# REQUIRED WORK
A faithful copy of all the data below, please; leave no line out.

++++ INFORMATION GIVEN ++++

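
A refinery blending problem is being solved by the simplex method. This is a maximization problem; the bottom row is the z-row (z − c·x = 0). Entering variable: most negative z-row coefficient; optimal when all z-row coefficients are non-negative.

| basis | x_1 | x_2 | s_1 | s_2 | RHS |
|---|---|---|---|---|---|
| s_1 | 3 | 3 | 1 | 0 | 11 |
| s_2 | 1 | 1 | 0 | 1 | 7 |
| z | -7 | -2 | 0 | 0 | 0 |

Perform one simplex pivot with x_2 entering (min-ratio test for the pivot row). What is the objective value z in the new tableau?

22/3

Ratio test on column x_2 — row 1: 11/3 = 11/3; row 2: 7/1 = 7. Minimum is 11/3 at row 1 (s_1 leaves); pivot element 3.
Pivot on row 1; the z-row RHS becomes 0 − (-2)·(11/3) = 22/3.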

++++

# REPLY
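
A refinery blending problem is being solved by the simplex method. This is a maximization problem; the bottom row is the z-row (z − c·x = 0). Entering variable: most negative z-row coefficient; optimal when all z-row coefficients are non-negative.

| basis | x_1 | x_2 | s_1 | s_2 | RHS |
|---|---|---|---|---|---|
| s_1 | 3 | 3 | 1 | 0 | 11 |
| s_2 | 1 | 1 | 0 | 1 | 7 |
| z | -7 | -2 | 0 | 0 | 0 |

Perform one simplex pivot with x_2 entering (min-ratio test for the pivot row). What is the objective value z in the new tableau?

22/3

Ratio test on column x_2 — row 1: 11/3 = 11/3; row 2: 7/1 = 7. Minimum is 11/3 at row 1 (s_1 leaves); pivot element 3.
Pivot on row 1; the z-row RHS becomes 0 − (-2)·(11/3) = 22/3.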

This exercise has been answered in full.